**Task brief:**
From the entries below, reproduce exactly the line containing "- CrCl 50–84 mL/min: 60% of standard dose", the line containing "- CrCl < 25 mL/min: 10% of standard dose", and every line in between, with nothing added.

[Data entries]
== Segment start ==
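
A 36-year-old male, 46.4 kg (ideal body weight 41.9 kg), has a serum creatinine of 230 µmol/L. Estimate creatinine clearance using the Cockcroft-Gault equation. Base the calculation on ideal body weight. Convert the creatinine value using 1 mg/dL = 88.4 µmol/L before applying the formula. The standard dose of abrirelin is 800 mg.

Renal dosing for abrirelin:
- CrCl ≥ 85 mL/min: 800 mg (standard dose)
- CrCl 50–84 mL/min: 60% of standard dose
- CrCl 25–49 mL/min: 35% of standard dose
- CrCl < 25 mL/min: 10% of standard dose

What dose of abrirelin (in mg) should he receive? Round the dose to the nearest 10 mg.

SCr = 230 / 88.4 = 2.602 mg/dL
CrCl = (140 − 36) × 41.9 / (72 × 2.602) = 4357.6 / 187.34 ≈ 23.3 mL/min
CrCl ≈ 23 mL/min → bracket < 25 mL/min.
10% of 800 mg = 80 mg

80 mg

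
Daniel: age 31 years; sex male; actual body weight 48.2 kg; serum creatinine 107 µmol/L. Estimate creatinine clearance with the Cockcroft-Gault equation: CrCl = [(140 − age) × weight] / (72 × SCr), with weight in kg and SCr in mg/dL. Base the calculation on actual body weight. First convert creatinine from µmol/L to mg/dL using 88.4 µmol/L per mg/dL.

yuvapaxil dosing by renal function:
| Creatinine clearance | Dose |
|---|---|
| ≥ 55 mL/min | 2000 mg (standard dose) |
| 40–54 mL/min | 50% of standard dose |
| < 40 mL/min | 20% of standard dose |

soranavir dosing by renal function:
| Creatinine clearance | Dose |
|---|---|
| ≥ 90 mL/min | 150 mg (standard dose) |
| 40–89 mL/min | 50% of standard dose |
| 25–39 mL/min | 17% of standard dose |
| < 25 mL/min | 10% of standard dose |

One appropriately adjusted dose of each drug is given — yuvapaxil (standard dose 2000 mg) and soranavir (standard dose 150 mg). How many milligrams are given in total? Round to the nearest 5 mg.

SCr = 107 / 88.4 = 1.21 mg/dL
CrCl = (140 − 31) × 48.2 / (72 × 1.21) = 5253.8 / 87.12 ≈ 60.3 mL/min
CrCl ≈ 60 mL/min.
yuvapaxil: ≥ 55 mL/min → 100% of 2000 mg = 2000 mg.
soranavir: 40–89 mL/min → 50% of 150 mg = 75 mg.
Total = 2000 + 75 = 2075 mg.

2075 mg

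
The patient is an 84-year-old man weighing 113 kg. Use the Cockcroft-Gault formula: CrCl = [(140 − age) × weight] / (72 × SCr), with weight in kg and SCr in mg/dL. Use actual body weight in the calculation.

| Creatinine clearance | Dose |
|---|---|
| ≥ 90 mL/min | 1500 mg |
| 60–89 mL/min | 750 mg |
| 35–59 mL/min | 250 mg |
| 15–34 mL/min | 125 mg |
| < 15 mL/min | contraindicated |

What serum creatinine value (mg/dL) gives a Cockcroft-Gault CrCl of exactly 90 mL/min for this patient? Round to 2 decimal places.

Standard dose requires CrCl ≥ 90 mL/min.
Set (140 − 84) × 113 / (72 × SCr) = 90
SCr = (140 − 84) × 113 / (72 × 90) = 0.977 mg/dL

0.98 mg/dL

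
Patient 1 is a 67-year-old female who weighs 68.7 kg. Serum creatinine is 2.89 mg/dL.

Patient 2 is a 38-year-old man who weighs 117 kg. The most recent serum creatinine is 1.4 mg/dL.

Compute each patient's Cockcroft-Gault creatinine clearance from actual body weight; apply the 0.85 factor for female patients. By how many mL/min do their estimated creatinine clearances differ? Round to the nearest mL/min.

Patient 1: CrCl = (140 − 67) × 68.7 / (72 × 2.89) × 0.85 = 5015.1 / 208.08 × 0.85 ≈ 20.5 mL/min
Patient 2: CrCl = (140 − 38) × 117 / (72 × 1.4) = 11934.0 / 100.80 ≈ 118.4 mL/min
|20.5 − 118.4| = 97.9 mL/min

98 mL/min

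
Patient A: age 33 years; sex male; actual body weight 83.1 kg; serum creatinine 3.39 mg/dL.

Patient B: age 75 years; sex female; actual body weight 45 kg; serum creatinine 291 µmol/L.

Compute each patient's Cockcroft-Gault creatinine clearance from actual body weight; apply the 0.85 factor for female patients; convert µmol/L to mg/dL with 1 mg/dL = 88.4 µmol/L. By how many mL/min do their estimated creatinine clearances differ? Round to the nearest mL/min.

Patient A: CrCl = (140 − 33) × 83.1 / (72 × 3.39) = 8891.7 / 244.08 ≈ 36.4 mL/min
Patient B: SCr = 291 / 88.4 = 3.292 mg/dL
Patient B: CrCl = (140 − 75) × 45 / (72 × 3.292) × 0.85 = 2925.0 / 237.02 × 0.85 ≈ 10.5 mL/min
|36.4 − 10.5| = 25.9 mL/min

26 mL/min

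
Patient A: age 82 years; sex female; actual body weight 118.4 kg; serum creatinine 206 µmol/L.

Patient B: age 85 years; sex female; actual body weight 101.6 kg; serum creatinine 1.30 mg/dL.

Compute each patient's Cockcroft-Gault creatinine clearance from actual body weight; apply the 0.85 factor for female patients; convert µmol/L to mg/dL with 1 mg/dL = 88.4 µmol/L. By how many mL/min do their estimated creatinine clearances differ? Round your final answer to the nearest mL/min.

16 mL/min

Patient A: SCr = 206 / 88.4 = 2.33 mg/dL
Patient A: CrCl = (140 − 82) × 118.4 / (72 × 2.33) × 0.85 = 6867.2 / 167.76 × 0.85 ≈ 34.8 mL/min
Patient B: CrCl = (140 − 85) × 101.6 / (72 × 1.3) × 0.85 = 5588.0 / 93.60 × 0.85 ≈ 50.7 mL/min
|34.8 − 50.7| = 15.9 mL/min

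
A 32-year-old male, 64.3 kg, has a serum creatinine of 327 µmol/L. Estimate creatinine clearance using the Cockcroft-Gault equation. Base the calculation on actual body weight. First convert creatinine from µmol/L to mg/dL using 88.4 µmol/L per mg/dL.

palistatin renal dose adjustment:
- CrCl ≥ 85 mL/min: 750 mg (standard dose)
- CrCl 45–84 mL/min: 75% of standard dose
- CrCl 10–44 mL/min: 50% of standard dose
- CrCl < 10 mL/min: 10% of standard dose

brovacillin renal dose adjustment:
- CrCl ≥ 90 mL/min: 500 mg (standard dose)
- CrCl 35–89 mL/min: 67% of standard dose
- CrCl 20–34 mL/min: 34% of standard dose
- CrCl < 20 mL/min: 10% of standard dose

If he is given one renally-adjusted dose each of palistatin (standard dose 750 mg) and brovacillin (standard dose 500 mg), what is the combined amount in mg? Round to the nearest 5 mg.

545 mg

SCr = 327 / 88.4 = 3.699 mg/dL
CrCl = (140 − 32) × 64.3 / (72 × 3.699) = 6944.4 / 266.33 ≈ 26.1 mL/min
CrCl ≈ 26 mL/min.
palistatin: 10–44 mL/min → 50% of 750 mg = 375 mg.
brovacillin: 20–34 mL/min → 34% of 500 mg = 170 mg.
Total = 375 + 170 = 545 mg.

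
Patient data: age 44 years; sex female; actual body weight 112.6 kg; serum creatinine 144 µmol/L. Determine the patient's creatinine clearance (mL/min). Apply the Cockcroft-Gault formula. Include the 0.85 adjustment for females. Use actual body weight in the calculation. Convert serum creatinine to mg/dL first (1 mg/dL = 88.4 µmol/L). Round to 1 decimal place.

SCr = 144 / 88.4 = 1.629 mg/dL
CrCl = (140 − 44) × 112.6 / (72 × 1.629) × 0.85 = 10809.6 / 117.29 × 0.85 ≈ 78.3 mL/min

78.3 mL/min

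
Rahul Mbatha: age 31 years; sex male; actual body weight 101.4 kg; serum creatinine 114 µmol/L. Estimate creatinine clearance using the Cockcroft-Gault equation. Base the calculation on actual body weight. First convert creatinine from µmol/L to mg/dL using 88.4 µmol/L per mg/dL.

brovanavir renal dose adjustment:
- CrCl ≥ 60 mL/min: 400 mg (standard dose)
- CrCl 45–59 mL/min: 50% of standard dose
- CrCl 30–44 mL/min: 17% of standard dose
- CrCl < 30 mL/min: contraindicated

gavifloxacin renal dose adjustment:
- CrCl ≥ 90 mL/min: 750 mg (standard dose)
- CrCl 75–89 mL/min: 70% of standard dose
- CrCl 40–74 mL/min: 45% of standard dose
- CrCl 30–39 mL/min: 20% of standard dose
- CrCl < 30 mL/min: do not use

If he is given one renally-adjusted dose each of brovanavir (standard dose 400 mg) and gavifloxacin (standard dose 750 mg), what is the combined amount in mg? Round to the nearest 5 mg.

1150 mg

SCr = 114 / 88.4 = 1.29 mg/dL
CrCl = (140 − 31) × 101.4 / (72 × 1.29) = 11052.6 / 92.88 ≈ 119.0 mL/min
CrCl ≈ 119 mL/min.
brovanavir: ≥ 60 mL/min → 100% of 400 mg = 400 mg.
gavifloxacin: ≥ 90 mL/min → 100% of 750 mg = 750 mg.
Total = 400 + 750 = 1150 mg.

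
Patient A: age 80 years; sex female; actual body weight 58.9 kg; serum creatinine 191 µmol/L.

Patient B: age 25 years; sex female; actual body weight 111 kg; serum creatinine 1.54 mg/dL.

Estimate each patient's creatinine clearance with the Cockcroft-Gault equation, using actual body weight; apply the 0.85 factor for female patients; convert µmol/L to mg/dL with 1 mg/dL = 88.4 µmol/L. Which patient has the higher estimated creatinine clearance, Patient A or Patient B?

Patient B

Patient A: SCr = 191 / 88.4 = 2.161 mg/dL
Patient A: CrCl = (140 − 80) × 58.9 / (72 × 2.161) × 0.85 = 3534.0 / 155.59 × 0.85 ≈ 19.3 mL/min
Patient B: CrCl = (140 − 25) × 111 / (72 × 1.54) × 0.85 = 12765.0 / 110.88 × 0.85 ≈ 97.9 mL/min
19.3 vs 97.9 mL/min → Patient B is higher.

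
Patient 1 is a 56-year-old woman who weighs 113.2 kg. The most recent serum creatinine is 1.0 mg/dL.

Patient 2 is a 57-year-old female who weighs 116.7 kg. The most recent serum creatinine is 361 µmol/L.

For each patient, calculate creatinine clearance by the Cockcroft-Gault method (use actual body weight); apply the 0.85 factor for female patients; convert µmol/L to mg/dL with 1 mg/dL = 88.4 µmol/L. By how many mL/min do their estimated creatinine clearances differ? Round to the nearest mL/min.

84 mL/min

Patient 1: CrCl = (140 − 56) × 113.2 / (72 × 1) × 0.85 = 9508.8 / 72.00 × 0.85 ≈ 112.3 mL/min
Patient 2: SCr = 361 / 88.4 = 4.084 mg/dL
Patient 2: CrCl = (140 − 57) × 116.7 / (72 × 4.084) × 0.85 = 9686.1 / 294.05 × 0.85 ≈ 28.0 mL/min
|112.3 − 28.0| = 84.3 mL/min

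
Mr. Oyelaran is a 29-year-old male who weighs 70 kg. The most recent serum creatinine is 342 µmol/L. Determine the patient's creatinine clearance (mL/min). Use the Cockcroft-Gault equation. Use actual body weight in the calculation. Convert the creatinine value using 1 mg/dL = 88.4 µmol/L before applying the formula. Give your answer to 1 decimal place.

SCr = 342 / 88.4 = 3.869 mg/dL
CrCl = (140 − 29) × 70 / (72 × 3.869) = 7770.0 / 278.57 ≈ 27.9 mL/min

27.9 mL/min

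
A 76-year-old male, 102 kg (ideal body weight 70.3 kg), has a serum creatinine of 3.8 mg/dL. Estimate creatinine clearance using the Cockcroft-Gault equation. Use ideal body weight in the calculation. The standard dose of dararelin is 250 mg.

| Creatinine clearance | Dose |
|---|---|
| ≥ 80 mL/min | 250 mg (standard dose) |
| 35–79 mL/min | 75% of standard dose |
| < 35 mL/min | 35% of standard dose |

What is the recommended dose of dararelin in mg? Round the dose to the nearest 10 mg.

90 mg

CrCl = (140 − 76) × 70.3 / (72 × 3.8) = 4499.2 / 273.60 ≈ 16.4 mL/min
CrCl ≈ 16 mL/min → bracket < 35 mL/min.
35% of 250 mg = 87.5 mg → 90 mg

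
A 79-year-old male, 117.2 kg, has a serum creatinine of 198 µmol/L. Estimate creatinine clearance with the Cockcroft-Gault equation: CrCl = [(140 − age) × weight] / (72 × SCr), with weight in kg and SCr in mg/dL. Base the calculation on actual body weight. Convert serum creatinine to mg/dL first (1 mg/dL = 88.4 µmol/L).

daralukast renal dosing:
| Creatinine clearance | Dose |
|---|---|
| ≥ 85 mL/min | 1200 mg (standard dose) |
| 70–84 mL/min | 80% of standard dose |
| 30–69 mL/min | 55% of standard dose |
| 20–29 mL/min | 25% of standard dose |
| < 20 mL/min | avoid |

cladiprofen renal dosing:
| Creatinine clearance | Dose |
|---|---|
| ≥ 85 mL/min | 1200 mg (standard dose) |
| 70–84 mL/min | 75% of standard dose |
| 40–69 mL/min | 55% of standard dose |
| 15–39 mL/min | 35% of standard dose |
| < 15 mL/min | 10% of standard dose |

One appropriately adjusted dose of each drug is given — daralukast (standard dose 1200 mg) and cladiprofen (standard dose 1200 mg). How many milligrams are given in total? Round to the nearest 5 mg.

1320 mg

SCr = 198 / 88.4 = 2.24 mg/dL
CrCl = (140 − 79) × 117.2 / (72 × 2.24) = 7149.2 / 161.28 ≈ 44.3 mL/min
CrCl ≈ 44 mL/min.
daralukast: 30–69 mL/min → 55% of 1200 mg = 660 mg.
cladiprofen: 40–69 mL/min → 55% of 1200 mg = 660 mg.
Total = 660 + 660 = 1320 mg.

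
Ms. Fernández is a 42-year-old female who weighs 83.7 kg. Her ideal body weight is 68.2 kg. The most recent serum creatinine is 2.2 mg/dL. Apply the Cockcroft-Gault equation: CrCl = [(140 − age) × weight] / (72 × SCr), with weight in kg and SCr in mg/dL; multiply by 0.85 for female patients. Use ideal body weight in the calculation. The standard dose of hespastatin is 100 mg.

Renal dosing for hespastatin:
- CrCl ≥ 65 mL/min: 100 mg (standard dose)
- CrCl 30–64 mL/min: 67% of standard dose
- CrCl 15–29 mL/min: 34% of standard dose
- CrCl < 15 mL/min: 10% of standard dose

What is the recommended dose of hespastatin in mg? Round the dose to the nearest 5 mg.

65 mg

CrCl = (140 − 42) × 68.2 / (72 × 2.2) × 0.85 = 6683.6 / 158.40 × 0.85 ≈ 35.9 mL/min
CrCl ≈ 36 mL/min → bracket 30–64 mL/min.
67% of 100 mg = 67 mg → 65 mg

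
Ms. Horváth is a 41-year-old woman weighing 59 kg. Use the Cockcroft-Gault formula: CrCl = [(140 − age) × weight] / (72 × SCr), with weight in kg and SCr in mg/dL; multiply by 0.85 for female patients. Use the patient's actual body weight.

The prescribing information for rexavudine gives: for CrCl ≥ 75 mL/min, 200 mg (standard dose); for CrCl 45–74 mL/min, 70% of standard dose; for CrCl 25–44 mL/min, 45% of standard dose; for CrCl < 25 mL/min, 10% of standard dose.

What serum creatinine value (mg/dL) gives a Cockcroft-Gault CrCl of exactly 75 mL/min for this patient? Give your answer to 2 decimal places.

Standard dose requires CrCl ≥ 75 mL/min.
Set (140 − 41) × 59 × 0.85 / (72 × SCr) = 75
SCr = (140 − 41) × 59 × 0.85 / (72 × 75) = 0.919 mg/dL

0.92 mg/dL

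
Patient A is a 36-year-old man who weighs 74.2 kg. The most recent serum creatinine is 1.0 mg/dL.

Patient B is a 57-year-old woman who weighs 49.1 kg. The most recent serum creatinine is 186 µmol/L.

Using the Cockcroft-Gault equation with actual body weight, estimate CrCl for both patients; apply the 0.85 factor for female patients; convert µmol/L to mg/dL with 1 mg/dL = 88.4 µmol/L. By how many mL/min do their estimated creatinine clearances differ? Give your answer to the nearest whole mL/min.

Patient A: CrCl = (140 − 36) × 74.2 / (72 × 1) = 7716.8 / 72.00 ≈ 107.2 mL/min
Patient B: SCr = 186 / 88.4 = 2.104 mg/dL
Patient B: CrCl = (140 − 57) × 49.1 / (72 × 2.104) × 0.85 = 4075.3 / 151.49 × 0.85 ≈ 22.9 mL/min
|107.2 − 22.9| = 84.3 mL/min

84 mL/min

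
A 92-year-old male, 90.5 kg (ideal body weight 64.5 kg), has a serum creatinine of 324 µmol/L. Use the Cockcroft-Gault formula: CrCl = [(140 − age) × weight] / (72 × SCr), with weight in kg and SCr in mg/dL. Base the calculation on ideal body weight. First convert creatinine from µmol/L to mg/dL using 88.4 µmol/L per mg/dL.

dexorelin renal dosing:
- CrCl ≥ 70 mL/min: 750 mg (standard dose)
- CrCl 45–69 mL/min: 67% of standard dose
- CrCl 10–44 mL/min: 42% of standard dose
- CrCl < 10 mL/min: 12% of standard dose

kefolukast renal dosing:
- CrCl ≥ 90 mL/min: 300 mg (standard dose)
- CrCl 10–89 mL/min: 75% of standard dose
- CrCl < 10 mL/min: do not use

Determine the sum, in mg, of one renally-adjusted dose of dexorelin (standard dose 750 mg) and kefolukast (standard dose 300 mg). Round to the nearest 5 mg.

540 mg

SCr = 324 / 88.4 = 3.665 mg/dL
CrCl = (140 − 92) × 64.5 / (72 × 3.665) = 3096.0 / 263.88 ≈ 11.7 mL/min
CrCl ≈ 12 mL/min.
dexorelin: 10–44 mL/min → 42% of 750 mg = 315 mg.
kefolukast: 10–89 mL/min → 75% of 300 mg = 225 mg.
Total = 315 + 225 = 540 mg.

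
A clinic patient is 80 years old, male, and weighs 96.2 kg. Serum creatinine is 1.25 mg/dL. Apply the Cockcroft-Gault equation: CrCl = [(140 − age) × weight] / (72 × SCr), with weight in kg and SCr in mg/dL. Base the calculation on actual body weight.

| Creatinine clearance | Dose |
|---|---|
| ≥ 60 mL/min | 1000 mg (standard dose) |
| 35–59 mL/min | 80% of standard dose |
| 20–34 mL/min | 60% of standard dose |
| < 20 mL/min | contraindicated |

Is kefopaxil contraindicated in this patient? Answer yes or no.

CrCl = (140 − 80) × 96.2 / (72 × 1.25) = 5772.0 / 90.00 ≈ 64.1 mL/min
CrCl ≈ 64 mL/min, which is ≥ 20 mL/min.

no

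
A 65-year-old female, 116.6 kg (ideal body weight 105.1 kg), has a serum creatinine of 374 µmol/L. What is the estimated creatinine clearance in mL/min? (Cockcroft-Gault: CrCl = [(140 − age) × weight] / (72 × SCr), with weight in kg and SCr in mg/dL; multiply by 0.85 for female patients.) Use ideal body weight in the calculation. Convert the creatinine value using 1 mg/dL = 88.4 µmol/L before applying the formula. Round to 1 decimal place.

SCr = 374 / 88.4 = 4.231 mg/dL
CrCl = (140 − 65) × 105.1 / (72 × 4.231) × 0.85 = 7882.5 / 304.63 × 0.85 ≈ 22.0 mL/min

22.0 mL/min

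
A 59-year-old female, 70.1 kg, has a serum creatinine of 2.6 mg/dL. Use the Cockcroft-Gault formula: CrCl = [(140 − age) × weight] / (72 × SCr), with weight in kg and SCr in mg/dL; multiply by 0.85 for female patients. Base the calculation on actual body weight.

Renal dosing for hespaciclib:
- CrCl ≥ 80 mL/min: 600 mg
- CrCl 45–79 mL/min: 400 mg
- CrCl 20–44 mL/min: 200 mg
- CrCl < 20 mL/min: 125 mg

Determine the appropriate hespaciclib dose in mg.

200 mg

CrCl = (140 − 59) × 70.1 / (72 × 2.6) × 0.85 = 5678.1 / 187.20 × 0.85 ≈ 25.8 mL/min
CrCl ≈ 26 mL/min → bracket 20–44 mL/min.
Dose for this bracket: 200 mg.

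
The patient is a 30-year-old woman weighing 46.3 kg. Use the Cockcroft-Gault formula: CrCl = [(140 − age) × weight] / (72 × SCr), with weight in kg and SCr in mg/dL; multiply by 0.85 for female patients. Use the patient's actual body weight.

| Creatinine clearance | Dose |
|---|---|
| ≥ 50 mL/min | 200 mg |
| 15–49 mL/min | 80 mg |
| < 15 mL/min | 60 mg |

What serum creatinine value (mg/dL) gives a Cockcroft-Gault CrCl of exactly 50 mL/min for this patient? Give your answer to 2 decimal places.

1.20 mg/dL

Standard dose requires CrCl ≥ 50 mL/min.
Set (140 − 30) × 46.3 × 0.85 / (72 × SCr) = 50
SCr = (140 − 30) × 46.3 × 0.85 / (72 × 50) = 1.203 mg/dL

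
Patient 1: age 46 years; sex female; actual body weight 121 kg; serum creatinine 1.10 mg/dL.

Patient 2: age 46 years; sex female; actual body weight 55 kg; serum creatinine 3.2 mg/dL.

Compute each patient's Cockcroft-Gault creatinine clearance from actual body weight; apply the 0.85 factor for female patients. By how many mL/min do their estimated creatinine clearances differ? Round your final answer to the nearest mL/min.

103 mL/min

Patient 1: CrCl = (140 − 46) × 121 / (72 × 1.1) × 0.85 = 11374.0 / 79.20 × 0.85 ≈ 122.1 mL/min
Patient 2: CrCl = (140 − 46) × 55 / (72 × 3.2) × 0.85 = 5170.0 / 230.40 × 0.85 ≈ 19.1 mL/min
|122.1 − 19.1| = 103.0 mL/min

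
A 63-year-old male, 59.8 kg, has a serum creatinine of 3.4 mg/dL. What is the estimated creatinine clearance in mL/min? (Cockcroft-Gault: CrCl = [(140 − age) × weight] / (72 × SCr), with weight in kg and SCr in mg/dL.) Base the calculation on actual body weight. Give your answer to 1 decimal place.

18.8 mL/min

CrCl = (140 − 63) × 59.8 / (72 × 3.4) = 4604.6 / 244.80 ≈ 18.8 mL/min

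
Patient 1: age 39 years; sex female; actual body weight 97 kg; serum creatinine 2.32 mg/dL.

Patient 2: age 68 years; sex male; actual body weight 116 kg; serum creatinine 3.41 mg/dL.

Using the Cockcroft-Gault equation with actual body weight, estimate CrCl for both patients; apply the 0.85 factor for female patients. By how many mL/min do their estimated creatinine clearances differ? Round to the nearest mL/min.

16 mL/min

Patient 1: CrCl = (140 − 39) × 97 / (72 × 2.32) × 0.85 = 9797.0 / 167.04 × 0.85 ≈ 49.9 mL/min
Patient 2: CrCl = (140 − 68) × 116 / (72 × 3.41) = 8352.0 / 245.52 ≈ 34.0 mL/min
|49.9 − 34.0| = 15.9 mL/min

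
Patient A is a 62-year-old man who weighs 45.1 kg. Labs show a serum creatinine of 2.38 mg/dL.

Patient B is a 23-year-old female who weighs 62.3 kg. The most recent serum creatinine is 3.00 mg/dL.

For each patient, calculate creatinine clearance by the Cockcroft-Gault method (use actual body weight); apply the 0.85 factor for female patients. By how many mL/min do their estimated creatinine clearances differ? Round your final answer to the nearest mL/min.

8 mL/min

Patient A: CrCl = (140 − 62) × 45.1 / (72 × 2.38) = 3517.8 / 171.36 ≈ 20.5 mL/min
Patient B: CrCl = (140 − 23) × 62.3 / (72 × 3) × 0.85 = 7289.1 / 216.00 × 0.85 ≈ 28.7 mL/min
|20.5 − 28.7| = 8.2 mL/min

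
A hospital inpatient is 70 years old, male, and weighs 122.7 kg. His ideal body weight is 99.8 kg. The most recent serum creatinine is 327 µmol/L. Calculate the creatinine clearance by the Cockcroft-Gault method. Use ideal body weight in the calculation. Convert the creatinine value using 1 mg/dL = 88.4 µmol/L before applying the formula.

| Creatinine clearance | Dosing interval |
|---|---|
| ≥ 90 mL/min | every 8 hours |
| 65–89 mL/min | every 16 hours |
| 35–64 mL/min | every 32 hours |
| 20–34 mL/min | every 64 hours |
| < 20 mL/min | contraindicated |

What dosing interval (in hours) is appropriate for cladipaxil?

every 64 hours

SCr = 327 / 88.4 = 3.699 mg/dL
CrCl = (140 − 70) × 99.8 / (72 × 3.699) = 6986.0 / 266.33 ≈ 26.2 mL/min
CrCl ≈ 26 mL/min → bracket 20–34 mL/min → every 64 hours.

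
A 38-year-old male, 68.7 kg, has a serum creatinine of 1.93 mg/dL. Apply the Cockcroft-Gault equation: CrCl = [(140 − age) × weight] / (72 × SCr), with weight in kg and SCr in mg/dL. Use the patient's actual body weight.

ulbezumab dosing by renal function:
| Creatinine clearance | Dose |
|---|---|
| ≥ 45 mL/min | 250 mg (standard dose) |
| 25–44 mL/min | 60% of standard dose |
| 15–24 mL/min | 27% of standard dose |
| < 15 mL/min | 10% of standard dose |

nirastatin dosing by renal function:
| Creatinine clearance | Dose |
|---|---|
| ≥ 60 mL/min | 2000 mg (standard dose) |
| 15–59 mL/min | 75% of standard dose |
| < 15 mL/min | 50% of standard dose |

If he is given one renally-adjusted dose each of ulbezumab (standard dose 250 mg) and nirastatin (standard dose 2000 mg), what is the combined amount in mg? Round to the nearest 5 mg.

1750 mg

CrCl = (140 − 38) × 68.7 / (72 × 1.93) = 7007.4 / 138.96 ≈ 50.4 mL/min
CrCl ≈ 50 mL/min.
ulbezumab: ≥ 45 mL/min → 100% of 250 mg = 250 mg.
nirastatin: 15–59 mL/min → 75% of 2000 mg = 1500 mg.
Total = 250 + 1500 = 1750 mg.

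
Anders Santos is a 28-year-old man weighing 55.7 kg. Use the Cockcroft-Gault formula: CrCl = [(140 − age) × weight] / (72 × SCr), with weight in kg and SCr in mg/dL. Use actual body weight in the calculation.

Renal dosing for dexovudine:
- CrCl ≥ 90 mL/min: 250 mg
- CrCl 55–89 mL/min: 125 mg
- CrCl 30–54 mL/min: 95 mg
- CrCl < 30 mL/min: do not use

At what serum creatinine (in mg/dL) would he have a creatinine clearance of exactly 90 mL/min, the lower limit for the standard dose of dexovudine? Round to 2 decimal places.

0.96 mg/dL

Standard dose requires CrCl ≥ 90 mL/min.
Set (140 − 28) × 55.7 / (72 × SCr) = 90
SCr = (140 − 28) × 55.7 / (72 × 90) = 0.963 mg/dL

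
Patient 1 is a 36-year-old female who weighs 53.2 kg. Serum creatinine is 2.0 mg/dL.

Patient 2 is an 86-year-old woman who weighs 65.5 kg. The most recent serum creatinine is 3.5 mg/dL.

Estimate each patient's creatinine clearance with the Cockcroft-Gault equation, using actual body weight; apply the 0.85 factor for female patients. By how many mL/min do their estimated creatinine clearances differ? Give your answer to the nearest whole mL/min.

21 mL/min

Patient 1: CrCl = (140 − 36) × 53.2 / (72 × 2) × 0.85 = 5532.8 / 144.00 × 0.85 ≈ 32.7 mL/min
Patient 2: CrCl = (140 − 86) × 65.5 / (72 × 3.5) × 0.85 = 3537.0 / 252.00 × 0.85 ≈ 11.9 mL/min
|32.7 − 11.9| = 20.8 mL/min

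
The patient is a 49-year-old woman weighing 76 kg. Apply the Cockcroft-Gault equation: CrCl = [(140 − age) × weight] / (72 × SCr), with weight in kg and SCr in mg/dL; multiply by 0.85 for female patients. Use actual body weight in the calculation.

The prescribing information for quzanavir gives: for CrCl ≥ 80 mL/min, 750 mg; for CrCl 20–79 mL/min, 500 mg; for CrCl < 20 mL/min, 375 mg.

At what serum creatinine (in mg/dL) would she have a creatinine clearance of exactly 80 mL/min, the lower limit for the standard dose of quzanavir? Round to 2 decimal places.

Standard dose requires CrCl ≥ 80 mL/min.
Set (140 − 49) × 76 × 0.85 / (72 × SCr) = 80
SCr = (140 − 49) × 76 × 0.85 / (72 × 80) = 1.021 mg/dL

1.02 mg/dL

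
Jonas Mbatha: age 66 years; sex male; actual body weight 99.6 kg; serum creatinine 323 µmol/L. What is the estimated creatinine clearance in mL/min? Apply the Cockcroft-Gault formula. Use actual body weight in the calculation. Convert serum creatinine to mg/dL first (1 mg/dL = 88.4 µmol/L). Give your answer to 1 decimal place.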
== Segment end ==
**Exercise solution:**
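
- CrCl 50–84 mL/min: 60% of standard dose
- CrCl 25–49 mL/min: 35% of standard dose
- CrCl < 25 mL/min: 10% of standard dose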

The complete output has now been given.